[DIRECTIONS FOR THIS TASK]
Count the lines below that contain the word "What". Give only the number.

DATA TO EXAMINE START

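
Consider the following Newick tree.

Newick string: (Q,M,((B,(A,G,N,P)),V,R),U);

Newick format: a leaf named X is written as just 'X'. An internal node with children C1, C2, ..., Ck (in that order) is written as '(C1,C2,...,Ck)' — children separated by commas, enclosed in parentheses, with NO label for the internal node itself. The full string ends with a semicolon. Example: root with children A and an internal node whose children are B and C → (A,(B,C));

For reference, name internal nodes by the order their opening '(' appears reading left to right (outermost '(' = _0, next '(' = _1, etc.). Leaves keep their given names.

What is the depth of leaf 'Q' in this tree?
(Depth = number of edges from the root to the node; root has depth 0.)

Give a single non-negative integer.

Answer: 1

Derivation:
Newick: (Q,M,((B,(A,G,N,P)),V,R),U);
Naming internals by '(' encounter order: outermost '(' = _0, next = _1, ...
Query node: Q
Path from root: _0 -> Q
Depth of Q: 1 (number of edges from root)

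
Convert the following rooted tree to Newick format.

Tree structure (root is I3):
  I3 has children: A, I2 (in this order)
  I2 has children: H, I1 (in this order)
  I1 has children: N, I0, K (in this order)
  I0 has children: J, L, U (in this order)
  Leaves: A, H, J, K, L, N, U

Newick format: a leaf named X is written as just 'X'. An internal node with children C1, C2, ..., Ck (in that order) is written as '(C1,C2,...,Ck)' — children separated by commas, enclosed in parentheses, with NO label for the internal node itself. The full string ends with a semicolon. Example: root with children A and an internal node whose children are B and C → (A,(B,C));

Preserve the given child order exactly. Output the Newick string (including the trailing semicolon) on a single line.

internal I3 with children ['A', 'I2']
  leaf 'A' → 'A'
  internal I2 with children ['H', 'I1']
    leaf 'H' → 'H'
    internal I1 with children ['N', 'I0', 'K']
      leaf 'N' → 'N'
      internal I0 with children ['J', 'L', 'U']
        leaf 'J' → 'J'
        leaf 'L' → 'L'
        leaf 'U' → 'U'
      → '(J,L,U)'
      leaf 'K' → 'K'
    → '(N,(J,L,U),K)'
  → '(H,(N,(J,L,U),K))'
→ '(A,(H,(N,(J,L,U),K)))'
Final: (A,(H,(N,(J,L,U),K)));

Answer: (A,(H,(N,(J,L,U),K)));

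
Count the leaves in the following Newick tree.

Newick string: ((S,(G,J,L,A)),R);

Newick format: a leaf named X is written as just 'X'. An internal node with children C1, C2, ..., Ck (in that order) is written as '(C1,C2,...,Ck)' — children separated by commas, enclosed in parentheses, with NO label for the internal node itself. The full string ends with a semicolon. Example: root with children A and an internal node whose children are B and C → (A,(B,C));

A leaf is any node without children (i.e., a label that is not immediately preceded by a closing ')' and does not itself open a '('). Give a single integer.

Answer: 6

Derivation:
Newick: ((S,(G,J,L,A)),R);
Scan left-to-right; a leaf is any maximal label run not followed by '(':
  pos 2: leaf 'S' → count = 1
  pos 5: leaf 'G' → count = 2
  pos 7: leaf 'J' → count = 3
  pos 9: leaf 'L' → count = 4
  pos 11: leaf 'A' → count = 5
  pos 15: leaf 'R' → count = 6
Total leaves: 6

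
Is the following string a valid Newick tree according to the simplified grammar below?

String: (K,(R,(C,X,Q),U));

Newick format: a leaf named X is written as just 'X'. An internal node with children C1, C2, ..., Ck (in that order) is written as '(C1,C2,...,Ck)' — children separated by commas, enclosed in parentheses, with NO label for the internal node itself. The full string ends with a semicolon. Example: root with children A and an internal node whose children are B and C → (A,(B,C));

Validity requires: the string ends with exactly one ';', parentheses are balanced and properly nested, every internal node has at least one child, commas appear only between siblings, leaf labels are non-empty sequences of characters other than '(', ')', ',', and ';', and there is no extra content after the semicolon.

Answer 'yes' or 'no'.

Answer: yes

Derivation:
Input: (K,(R,(C,X,Q),U));
Paren balance: 3 '(' vs 3 ')' OK
Ends with single ';': True
Full parse: OK
Valid: True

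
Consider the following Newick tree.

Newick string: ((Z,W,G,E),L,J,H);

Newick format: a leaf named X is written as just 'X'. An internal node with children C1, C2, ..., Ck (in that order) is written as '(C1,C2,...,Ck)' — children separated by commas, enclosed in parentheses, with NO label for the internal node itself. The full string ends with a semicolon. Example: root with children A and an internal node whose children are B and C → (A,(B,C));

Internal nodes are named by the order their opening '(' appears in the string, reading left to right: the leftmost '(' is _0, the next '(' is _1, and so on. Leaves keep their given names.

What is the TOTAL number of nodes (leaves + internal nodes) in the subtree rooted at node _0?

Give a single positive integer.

Answer: 9

Derivation:
Newick: ((Z,W,G,E),L,J,H);
Locate _0: it is the '(' at position 0 (the 1st '(' reading left to right).
Query: subtree rooted at _0
_0: subtree_size = 1 + 8
  _1: subtree_size = 1 + 4
    Z: subtree_size = 1 + 0
    W: subtree_size = 1 + 0
    G: subtree_size = 1 + 0
    E: subtree_size = 1 + 0
  L: subtree_size = 1 + 0
  J: subtree_size = 1 + 0
  H: subtree_size = 1 + 0
Total subtree size of _0: 9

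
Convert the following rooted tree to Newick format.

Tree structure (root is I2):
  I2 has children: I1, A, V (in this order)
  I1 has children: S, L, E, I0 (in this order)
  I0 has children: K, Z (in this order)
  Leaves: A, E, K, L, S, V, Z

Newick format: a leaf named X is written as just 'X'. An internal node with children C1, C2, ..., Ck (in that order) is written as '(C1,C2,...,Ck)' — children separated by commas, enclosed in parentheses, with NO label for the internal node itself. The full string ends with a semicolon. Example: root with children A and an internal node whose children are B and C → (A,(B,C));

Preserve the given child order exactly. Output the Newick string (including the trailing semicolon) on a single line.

internal I2 with children ['I1', 'A', 'V']
  internal I1 with children ['S', 'L', 'E', 'I0']
    leaf 'S' → 'S'
    leaf 'L' → 'L'
    leaf 'E' → 'E'
    internal I0 with children ['K', 'Z']
      leaf 'K' → 'K'
      leaf 'Z' → 'Z'
    → '(K,Z)'
  → '(S,L,E,(K,Z))'
  leaf 'A' → 'A'
  leaf 'V' → 'V'
→ '((S,L,E,(K,Z)),A,V)'
Final: ((S,L,E,(K,Z)),A,V);

Answer: ((S,L,E,(K,Z)),A,V);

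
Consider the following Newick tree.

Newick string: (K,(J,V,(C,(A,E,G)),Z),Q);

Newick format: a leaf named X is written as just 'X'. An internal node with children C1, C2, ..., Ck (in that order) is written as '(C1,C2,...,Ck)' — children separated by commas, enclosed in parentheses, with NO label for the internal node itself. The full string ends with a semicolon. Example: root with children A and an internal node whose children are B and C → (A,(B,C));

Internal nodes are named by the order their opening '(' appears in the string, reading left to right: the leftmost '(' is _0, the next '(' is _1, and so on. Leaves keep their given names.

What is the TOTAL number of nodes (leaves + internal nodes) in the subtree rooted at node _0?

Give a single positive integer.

Answer: 13

Derivation:
Newick: (K,(J,V,(C,(A,E,G)),Z),Q);
Locate _0: it is the '(' at position 0 (the 1st '(' reading left to right).
Query: subtree rooted at _0
_0: subtree_size = 1 + 12
  K: subtree_size = 1 + 0
  _1: subtree_size = 1 + 9
    J: subtree_size = 1 + 0
    V: subtree_size = 1 + 0
    _2: subtree_size = 1 + 5
      C: subtree_size = 1 + 0
      _3: subtree_size = 1 + 3
        A: subtree_size = 1 + 0
        E: subtree_size = 1 + 0
        G: subtree_size = 1 + 0
    Z: subtree_size = 1 + 0
  Q: subtree_size = 1 + 0
Total subtree size of _0: 13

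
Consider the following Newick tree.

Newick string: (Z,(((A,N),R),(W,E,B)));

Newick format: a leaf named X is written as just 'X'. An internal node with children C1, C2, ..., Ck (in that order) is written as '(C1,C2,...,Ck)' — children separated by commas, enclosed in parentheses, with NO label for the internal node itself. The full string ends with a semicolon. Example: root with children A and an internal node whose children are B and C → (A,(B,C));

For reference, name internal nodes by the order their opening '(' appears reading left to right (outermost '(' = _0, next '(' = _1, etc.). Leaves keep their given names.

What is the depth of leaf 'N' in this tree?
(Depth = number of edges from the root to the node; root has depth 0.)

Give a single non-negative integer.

Newick: (Z,(((A,N),R),(W,E,B)));
Naming internals by '(' encounter order: outermost '(' = _0, next = _1, ...
Query node: N
Path from root: _0 -> _1 -> _2 -> _3 -> N
Depth of N: 4 (number of edges from root)

Answer: 4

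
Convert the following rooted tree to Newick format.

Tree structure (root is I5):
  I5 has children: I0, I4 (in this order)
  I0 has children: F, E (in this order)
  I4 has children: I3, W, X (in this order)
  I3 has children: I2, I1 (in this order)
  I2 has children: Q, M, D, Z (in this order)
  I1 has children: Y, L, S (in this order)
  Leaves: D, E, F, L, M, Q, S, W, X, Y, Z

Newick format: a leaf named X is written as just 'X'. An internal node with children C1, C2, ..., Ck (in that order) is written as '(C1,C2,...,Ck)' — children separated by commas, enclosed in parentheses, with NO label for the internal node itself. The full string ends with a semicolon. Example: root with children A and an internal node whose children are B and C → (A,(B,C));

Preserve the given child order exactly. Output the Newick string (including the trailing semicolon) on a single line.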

DATA TO EXAMINE END

[TASK RESPONSE]
4